Collected data:
========================
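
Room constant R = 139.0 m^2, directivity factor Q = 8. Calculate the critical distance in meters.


Given values:
  R = 139.0 m^2, Q = 8
Formula: d_c = 0.141 * sqrt(Q * R)
Compute Q * R = 8 * 139.0 = 1112.0
Compute sqrt(1112.0) = 33.3467
d_c = 0.141 * 33.3467 = 4.702

4.702 m


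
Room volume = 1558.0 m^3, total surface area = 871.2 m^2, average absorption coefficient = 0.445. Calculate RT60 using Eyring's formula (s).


Given values:
  V = 1558.0 m^3, S = 871.2 m^2, alpha = 0.445
Formula: RT60 = 0.161 * V / (-S * ln(1 - alpha))
Compute ln(1 - 0.445) = ln(0.555) = -0.588787
Denominator: -871.2 * -0.588787 = 512.9512
Numerator: 0.161 * 1558.0 = 250.838
RT60 = 250.838 / 512.9512 = 0.489

0.489 s


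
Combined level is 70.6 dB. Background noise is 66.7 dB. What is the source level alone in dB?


Given values:
  L_total = 70.6 dB, L_bg = 66.7 dB
Formula: L_source = 10 * log10(10^(L_total/10) - 10^(L_bg/10))
Convert to linear:
  10^(70.6/10) = 11481536.215
  10^(66.7/10) = 4677351.4129
Difference: 11481536.215 - 4677351.4129 = 6804184.8021
L_source = 10 * log10(6804184.8021) = 68.33

68.33 dB


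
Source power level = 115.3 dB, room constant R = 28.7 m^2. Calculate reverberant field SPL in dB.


Given values:
  Lw = 115.3 dB, R = 28.7 m^2
Formula: SPL = Lw + 10 * log10(4 / R)
Compute 4 / R = 4 / 28.7 = 0.139373
Compute 10 * log10(0.139373) = -8.5582
SPL = 115.3 + (-8.5582) = 106.74

106.74 dB


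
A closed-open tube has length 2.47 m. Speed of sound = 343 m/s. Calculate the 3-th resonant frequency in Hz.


Given values:
  Tube type: closed-open, L = 2.47 m, c = 343 m/s, n = 3
Formula: f_n = (2n - 1) * c / (4 * L)
Compute 2n - 1 = 2*3 - 1 = 5
Compute 4 * L = 4 * 2.47 = 9.88
f = 5 * 343 / 9.88
f = 173.58

173.58 Hz


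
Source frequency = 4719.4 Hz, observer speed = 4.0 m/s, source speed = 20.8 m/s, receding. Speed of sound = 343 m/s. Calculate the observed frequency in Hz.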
========================
TASK OBJECTIVE |
The required output is every line from the one with "Source power level" to the final line of the entries, repeated exactly and with nothing else.

SOLUTION TO THE PROBLEM |
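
Source power level = 115.3 dB, room constant R = 28.7 m^2. Calculate reverberant field SPL in dB.


Given values:
  Lw = 115.3 dB, R = 28.7 m^2
Formula: SPL = Lw + 10 * log10(4 / R)
Compute 4 / R = 4 / 28.7 = 0.139373
Compute 10 * log10(0.139373) = -8.5582
SPL = 115.3 + (-8.5582) = 106.74

106.74 dB


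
A closed-open tube has length 2.47 m. Speed of sound = 343 m/s. Calculate the 3-th resonant frequency in Hz.


Given values:
  Tube type: closed-open, L = 2.47 m, c = 343 m/s, n = 3
Formula: f_n = (2n - 1) * c / (4 * L)
Compute 2n - 1 = 2*3 - 1 = 5
Compute 4 * L = 4 * 2.47 = 9.88
f = 5 * 343 / 9.88
f = 173.58

173.58 Hz


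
Source frequency = 4719.4 Hz, observer speed = 4.0 m/s, source speed = 20.8 m/s, receding. Speed of sound = 343 m/s. Calculate the observed frequency in Hz.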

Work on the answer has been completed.